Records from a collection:
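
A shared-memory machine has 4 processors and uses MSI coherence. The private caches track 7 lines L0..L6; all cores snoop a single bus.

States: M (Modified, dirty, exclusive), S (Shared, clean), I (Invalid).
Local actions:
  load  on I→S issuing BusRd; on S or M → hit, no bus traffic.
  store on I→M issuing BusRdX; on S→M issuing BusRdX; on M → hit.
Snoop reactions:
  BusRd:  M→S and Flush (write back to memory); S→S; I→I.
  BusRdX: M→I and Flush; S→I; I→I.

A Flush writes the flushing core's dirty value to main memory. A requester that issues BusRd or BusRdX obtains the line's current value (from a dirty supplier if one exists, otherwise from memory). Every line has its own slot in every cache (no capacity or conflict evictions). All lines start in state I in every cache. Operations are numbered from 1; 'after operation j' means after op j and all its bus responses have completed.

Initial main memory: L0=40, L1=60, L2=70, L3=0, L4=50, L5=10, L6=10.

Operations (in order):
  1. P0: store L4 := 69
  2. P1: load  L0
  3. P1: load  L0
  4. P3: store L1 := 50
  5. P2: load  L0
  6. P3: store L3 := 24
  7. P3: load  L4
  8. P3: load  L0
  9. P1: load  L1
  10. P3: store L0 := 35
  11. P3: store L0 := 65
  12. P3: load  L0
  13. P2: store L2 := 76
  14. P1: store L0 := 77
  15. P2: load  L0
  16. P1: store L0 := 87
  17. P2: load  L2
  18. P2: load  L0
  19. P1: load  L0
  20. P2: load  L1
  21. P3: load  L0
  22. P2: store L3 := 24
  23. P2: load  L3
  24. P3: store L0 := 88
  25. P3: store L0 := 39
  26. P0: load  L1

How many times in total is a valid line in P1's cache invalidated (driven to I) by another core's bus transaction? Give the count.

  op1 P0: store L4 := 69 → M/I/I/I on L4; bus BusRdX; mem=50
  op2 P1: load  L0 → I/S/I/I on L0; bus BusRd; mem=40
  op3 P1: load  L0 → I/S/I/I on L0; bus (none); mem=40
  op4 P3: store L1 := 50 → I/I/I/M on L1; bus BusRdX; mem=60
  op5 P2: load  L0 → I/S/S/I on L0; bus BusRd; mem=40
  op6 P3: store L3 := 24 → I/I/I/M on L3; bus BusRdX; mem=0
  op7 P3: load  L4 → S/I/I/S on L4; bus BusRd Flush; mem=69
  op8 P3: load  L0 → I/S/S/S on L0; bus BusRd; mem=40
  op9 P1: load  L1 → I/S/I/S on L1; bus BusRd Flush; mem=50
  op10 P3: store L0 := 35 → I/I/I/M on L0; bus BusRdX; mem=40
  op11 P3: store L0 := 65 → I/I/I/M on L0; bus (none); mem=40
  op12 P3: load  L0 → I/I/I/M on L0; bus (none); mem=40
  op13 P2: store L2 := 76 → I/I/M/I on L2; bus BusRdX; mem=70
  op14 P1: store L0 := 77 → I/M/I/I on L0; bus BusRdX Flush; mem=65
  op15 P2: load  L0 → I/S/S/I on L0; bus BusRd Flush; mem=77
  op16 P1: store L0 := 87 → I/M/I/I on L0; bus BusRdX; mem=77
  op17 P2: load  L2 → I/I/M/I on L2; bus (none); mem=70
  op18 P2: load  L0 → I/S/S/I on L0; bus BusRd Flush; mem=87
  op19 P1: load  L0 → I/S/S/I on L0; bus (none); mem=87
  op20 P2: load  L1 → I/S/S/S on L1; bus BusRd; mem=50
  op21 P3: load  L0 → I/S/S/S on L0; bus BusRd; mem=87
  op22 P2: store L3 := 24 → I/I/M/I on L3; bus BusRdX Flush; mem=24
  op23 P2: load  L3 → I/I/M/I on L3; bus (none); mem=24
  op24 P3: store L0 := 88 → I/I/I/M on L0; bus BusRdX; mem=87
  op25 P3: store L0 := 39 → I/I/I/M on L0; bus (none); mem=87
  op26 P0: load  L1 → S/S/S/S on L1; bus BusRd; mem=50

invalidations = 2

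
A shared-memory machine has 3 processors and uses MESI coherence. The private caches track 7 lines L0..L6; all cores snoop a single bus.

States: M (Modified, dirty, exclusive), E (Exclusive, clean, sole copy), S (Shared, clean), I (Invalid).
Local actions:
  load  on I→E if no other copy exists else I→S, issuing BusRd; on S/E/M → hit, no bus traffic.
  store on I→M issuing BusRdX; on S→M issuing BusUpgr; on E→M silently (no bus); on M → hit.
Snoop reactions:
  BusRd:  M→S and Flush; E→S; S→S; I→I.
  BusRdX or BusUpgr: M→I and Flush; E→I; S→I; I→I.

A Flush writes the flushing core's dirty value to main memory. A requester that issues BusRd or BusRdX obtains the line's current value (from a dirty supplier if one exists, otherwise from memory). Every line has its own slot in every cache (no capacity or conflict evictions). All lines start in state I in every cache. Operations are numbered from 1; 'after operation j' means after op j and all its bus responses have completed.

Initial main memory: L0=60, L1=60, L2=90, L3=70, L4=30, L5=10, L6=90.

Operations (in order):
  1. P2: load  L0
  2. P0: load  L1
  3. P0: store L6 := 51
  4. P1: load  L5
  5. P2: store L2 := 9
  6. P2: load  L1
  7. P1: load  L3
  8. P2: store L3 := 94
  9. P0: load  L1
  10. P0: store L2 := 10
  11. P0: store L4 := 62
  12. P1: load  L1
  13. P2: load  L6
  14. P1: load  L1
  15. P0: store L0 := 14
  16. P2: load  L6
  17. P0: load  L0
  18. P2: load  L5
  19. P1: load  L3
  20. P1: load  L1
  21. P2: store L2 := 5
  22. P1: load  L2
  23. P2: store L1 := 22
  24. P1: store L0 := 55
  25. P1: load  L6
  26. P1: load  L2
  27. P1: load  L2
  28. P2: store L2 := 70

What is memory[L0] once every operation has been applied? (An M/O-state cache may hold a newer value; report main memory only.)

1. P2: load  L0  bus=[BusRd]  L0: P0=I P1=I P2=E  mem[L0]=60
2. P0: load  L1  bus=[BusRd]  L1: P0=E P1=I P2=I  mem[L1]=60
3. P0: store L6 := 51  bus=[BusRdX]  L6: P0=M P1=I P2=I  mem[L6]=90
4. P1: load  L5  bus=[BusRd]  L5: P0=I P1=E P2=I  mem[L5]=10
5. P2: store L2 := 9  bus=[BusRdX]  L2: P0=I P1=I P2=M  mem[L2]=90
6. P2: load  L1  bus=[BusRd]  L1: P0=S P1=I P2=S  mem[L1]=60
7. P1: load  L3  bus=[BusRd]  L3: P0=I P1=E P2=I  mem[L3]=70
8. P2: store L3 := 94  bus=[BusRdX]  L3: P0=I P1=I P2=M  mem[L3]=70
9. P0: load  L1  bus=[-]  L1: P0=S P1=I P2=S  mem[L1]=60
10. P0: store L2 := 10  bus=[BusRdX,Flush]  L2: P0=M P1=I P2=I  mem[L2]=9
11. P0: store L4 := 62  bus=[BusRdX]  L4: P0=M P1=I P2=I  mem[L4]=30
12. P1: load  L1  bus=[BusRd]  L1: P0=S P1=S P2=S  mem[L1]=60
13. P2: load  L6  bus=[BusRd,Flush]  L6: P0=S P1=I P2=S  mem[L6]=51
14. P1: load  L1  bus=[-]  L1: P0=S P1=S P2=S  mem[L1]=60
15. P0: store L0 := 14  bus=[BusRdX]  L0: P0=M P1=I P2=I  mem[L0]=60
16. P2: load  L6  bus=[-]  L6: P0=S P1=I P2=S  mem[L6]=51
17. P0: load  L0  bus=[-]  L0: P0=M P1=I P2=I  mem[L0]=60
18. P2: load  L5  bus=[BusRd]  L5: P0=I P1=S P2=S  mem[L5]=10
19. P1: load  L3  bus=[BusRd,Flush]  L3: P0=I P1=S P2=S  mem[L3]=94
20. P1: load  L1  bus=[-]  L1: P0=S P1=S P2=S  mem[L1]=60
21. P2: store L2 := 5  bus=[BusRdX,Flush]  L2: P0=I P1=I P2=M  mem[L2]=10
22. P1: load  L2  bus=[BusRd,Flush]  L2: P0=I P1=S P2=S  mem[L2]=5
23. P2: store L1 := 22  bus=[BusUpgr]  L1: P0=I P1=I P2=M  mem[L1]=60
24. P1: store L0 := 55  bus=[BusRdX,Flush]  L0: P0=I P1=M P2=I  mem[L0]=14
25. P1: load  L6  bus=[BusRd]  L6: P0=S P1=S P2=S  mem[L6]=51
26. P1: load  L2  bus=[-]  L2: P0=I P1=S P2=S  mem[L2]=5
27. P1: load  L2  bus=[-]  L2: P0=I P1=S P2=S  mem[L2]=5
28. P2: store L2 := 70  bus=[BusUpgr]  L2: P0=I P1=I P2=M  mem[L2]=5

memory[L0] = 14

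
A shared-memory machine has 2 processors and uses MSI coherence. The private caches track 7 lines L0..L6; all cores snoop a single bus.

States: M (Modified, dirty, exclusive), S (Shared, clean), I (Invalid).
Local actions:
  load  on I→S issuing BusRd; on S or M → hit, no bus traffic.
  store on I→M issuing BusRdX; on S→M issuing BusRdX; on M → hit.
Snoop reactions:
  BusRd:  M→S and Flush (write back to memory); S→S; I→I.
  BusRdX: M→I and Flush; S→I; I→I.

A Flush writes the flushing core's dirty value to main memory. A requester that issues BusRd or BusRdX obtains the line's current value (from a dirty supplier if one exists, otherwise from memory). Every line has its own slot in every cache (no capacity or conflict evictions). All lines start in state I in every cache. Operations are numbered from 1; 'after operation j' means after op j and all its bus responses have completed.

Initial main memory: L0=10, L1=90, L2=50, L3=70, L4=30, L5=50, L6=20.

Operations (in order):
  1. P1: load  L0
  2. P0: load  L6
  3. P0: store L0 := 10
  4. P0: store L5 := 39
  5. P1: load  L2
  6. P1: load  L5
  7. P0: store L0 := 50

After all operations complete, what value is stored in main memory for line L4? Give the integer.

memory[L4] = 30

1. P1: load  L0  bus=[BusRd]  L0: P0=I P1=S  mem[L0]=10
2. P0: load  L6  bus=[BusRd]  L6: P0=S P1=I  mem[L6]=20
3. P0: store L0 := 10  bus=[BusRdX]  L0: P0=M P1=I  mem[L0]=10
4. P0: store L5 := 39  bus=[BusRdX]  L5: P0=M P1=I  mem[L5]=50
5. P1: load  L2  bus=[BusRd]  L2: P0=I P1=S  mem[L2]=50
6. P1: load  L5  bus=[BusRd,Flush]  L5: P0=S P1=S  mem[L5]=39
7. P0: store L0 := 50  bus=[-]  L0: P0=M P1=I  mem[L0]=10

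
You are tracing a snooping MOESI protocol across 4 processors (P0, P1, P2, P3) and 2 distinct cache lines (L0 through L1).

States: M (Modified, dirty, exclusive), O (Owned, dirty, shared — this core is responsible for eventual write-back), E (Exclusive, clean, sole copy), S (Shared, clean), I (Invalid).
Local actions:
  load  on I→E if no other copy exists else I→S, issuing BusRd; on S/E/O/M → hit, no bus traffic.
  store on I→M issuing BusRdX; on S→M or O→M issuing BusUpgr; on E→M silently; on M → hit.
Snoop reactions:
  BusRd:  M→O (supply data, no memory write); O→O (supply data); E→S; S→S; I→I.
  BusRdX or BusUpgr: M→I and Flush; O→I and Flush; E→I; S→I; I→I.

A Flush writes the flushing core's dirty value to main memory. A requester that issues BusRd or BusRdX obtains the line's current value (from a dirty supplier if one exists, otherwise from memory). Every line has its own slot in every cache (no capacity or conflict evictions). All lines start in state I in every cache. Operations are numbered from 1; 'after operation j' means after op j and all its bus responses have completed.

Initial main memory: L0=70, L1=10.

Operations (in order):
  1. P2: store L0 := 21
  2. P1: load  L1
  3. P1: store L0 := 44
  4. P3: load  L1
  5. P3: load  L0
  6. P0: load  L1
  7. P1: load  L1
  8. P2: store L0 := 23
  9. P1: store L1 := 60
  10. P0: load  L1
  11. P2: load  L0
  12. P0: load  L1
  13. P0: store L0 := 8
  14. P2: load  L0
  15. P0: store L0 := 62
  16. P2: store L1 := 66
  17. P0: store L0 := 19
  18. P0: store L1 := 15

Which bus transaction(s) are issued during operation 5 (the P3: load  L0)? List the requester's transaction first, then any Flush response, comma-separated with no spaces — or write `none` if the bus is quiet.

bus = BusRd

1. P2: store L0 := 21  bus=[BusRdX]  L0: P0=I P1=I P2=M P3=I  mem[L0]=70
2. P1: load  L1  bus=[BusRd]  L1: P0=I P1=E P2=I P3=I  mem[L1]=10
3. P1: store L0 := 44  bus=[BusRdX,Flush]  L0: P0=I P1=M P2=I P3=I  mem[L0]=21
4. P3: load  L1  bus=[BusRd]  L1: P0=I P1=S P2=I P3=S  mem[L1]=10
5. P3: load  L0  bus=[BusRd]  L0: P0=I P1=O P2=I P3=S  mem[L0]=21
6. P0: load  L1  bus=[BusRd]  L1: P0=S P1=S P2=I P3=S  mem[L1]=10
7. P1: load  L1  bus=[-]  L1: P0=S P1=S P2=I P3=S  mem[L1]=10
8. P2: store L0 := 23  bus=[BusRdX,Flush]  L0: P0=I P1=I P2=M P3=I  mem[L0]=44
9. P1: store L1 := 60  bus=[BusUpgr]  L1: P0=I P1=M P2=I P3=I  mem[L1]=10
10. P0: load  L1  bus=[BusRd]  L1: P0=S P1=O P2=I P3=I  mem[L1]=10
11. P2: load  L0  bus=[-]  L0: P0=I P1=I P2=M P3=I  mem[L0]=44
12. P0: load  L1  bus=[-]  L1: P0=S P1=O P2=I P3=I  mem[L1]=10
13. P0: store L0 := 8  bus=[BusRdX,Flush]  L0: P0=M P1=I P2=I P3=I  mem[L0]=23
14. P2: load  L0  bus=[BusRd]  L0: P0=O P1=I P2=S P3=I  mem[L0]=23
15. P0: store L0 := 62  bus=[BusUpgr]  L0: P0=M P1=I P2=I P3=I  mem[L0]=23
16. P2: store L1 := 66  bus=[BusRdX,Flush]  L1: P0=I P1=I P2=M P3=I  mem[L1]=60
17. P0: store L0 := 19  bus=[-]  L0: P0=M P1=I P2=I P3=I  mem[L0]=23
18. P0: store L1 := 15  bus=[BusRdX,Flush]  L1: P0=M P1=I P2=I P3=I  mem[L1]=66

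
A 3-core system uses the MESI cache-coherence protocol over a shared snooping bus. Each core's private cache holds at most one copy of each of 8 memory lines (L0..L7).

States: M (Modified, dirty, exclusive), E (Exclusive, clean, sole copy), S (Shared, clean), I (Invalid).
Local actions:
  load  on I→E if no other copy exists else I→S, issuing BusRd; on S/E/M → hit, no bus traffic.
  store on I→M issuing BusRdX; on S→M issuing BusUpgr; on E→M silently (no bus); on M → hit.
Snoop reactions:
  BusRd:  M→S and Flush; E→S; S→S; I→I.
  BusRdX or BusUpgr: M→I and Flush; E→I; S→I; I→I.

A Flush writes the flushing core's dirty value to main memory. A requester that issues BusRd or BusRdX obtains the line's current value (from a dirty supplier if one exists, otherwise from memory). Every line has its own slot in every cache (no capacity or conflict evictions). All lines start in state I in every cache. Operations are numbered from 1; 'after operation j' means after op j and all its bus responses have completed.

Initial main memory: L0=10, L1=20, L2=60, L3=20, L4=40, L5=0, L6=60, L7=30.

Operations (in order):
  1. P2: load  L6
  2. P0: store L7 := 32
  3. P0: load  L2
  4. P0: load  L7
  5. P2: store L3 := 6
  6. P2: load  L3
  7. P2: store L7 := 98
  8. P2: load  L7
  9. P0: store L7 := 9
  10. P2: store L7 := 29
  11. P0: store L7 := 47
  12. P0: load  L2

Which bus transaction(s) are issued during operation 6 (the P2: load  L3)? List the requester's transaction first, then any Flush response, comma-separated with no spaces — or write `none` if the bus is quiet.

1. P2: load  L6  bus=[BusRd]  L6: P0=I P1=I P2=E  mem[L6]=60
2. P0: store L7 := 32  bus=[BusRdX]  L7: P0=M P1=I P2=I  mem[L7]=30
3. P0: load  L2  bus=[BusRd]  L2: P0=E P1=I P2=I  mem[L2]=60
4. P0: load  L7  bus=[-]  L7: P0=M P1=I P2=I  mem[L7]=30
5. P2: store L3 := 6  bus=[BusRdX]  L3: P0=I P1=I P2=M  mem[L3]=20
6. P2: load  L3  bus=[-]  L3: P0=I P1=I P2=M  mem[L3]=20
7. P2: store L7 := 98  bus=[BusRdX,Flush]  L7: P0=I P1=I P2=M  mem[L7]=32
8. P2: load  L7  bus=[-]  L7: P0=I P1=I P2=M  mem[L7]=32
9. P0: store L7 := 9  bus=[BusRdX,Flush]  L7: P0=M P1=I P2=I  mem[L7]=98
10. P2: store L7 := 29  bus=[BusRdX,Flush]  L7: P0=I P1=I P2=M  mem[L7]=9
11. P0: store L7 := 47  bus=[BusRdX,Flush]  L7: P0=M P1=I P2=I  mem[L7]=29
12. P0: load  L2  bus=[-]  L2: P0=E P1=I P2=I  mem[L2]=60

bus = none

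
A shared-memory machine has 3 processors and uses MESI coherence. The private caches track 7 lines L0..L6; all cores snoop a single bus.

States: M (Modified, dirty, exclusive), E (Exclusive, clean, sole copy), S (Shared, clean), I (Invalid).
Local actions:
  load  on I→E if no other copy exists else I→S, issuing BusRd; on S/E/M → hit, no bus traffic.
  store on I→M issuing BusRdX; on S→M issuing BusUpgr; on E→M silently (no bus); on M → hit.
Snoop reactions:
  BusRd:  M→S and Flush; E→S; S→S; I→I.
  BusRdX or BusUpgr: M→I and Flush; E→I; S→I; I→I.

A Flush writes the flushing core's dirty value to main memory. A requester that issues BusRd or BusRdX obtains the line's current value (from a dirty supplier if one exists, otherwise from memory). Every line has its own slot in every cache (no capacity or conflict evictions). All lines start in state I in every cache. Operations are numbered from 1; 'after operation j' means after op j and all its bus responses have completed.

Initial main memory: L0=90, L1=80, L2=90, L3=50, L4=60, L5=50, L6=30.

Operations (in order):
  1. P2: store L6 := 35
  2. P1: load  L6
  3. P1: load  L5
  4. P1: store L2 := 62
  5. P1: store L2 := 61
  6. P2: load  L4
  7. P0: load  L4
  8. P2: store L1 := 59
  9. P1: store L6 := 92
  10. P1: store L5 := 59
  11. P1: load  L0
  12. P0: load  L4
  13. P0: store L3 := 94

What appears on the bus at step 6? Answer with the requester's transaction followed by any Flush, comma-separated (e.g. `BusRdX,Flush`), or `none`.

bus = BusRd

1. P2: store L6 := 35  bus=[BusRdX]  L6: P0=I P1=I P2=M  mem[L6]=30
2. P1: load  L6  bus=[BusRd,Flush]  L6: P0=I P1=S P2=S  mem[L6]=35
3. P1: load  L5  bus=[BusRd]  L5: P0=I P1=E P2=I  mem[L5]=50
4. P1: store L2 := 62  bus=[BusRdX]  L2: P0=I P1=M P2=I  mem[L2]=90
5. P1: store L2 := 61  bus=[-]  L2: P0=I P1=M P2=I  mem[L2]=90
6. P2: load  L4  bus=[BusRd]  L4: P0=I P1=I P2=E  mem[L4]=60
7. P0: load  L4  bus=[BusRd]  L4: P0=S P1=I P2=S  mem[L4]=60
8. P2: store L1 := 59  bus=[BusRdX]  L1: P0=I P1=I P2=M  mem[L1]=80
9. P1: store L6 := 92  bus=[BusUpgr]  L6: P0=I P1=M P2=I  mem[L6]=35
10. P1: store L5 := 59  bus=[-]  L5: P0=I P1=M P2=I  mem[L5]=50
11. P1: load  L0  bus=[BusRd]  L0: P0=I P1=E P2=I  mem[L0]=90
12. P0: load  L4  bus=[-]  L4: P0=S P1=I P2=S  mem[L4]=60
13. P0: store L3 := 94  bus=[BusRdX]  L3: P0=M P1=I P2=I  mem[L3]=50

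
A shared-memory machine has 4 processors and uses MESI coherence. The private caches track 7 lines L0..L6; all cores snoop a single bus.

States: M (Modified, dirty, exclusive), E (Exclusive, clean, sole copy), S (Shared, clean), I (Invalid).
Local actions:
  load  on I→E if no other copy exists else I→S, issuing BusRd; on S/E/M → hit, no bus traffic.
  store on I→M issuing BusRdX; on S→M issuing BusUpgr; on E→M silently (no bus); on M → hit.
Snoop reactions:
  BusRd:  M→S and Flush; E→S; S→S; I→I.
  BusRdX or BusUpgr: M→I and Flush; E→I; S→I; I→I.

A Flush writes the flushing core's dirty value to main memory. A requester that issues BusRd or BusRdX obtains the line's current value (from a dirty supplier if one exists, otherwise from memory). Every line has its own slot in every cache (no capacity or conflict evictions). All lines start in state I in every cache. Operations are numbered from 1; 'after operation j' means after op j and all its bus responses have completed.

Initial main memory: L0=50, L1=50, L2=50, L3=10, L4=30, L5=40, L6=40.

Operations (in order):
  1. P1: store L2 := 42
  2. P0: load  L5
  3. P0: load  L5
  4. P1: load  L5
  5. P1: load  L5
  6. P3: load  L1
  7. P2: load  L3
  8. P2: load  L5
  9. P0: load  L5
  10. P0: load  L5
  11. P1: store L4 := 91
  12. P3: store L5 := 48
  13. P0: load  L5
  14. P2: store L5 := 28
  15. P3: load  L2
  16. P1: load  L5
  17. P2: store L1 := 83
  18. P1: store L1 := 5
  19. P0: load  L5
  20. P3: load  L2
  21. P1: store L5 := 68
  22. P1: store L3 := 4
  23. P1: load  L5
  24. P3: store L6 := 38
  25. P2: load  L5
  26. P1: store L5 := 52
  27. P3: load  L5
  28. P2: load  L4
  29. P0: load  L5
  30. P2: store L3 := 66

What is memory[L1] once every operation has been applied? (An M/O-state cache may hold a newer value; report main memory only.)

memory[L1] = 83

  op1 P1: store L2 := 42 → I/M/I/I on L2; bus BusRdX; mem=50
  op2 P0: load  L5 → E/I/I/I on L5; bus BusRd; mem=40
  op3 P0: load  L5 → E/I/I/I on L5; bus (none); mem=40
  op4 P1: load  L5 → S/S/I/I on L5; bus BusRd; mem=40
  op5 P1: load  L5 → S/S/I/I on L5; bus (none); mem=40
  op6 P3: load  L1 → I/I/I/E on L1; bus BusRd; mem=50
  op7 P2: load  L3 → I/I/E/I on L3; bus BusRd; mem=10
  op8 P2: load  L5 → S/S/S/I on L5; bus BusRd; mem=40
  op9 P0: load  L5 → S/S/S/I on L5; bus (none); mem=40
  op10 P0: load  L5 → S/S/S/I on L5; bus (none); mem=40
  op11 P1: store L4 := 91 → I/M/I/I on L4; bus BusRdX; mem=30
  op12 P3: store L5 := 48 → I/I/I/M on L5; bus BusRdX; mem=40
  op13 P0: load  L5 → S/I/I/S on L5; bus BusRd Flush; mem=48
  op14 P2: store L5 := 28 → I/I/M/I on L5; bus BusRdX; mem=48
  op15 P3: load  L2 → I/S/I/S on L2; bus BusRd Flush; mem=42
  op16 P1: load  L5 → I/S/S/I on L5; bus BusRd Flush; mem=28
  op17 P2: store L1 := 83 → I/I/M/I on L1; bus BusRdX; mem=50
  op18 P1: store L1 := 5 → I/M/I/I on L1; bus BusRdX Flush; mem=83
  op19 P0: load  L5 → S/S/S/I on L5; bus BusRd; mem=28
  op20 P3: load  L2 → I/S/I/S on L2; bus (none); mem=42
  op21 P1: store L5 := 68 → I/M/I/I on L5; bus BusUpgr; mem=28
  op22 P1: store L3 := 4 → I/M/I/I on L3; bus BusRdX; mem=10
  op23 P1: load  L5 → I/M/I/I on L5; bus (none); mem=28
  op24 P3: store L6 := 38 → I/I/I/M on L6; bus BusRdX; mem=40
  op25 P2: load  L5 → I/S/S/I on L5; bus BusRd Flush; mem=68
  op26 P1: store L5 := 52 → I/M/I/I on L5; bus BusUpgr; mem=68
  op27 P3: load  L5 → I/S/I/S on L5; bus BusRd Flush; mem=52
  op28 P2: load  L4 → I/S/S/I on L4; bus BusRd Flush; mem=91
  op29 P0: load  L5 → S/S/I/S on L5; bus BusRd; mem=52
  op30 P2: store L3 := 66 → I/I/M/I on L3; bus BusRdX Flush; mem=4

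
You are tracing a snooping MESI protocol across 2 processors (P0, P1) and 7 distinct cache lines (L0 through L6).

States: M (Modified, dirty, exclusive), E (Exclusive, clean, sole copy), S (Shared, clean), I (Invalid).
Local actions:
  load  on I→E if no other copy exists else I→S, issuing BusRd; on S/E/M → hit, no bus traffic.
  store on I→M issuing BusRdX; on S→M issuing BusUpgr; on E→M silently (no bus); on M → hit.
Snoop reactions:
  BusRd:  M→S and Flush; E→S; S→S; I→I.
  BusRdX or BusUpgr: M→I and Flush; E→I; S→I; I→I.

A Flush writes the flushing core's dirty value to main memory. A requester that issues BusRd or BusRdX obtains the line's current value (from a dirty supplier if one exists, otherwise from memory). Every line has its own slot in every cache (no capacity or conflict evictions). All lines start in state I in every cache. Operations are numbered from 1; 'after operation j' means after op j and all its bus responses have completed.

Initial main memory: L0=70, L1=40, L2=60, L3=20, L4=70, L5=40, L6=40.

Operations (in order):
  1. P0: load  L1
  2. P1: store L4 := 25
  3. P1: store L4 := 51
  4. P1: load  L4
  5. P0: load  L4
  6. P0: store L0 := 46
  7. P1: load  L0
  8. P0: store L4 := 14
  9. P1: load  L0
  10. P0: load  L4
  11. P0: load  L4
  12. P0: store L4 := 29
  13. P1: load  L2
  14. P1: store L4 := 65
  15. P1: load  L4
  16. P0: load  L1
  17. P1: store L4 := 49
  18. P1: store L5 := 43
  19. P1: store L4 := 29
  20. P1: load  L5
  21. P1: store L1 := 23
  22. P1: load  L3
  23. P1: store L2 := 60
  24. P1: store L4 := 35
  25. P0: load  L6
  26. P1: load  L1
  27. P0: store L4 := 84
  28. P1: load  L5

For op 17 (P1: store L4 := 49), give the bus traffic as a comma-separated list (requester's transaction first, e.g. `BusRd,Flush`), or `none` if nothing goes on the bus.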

> Problem: Your answer should be every line above that contains the word "MESI".

> Result of the task:
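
A shared-memory machine has 3 processors and uses MESI coherence. The private caches track 7 lines L0..L6; all cores snoop a single bus.
A 3-core system uses the MESI cache-coherence protocol over a shared snooping bus. Each core's private cache holds at most one copy of each of 8 memory lines (L0..L7).
A shared-memory machine has 3 processors and uses MESI coherence. The private caches track 7 lines L0..L6; all cores snoop a single bus.
A shared-memory machine has 4 processors and uses MESI coherence. The private caches track 7 lines L0..L6; all cores snoop a single bus.
You are tracing a snooping MESI protocol across 2 processors (P0, P1) and 7 distinct cache lines (L0 through L6).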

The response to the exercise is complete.